> To do: Whatever appears in the listing must be reproduced exactly.

> Input data:
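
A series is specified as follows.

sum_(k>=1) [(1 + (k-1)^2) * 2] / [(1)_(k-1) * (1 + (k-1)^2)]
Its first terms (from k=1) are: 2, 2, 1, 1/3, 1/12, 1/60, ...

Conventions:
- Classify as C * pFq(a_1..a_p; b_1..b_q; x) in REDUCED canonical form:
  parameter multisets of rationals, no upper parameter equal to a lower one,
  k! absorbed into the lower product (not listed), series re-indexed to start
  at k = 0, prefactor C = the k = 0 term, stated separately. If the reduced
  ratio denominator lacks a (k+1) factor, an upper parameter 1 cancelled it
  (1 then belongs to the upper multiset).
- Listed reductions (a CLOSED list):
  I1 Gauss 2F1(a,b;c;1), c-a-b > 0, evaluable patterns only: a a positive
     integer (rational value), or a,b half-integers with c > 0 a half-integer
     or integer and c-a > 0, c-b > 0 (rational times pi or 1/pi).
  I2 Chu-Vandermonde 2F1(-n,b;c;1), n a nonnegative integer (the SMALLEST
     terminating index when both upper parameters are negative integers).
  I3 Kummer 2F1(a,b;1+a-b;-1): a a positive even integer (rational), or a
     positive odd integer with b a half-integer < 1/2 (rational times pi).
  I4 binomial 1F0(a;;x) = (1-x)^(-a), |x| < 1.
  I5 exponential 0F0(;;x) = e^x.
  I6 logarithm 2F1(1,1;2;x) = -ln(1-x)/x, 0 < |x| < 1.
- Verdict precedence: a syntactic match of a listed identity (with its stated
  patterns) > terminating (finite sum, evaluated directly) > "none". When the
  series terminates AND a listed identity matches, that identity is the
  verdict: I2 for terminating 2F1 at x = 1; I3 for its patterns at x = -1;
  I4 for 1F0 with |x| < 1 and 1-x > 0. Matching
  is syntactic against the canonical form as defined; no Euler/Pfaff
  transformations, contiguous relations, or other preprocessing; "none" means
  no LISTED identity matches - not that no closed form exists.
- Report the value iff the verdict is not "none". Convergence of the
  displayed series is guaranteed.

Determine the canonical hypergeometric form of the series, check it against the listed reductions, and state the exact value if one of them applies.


Structural cue: with t_0 = 2, (1)_k (C = 2, x = 1) is k! itself.
Ratio: r(k) = 1 * 1 / [(k+1)] - rational; roots negated = parameters, x = 1, C = 2.

With C = 2: the canonical form is 0F0(-; -; 1). Verdict: the exponential series (I5) matches (the 0F0 exponential series at x = 1). Exact value: 2 * e^(1).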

> Result for this exercise:
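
A series is specified as follows.

sum_(k>=1) [(1 + (k-1)^2) * 2] / [(1)_(k-1) * (1 + (k-1)^2)]
Its first terms (from k=1) are: 2, 2, 1, 1/3, 1/12, 1/60, ...

Conventions:
- Classify as C * pFq(a_1..a_p; b_1..b_q; x) in REDUCED canonical form:
  parameter multisets of rationals, no upper parameter equal to a lower one,
  k! absorbed into the lower product (not listed), series re-indexed to start
  at k = 0, prefactor C = the k = 0 term, stated separately. If the reduced
  ratio denominator lacks a (k+1) factor, an upper parameter 1 cancelled it
  (1 then belongs to the upper multiset).
- Listed reductions (a CLOSED list):
  I1 Gauss 2F1(a,b;c;1), c-a-b > 0, evaluable patterns only: a a positive
     integer (rational value), or a,b half-integers with c > 0 a half-integer
     or integer and c-a > 0, c-b > 0 (rational times pi or 1/pi).
  I2 Chu-Vandermonde 2F1(-n,b;c;1), n a nonnegative integer (the SMALLEST
     terminating index when both upper parameters are negative integers).
  I3 Kummer 2F1(a,b;1+a-b;-1): a a positive even integer (rational), or a
     positive odd integer with b a half-integer < 1/2 (rational times pi).
  I4 binomial 1F0(a;;x) = (1-x)^(-a), |x| < 1.
  I5 exponential 0F0(;;x) = e^x.
  I6 logarithm 2F1(1,1;2;x) = -ln(1-x)/x, 0 < |x| < 1.
- Verdict precedence: a syntactic match of a listed identity (with its stated
  patterns) > terminating (finite sum, evaluated directly) > "none". When the
  series terminates AND a listed identity matches, that identity is the
  verdict: I2 for terminating 2F1 at x = 1; I3 for its patterns at x = -1;
  I4 for 1F0 with |x| < 1 and 1-x > 0. Matching
  is syntactic against the canonical form as defined; no Euler/Pfaff
  transformations, contiguous relations, or other preprocessing; "none" means
  no LISTED identity matches - not that no closed form exists.
- Report the value iff the verdict is not "none". Convergence of the
  displayed series is guaranteed.

Determine the canonical hypergeometric form of the series, check it against the listed reductions, and state the exact value if one of them applies.


Structural cue: with t_0 = 2, (1)_k (C = 2, x = 1) is k! itself.
Ratio: r(k) = 1 * 1 / [(k+1)] - rational; roots negated = parameters, x = 1, C = 2.

With C = 2: the canonical form is 0F0(-; -; 1). Verdict: the exponential series (I5) matches (the 0F0 exponential series at x = 1). Exact value: 2 * e^(1).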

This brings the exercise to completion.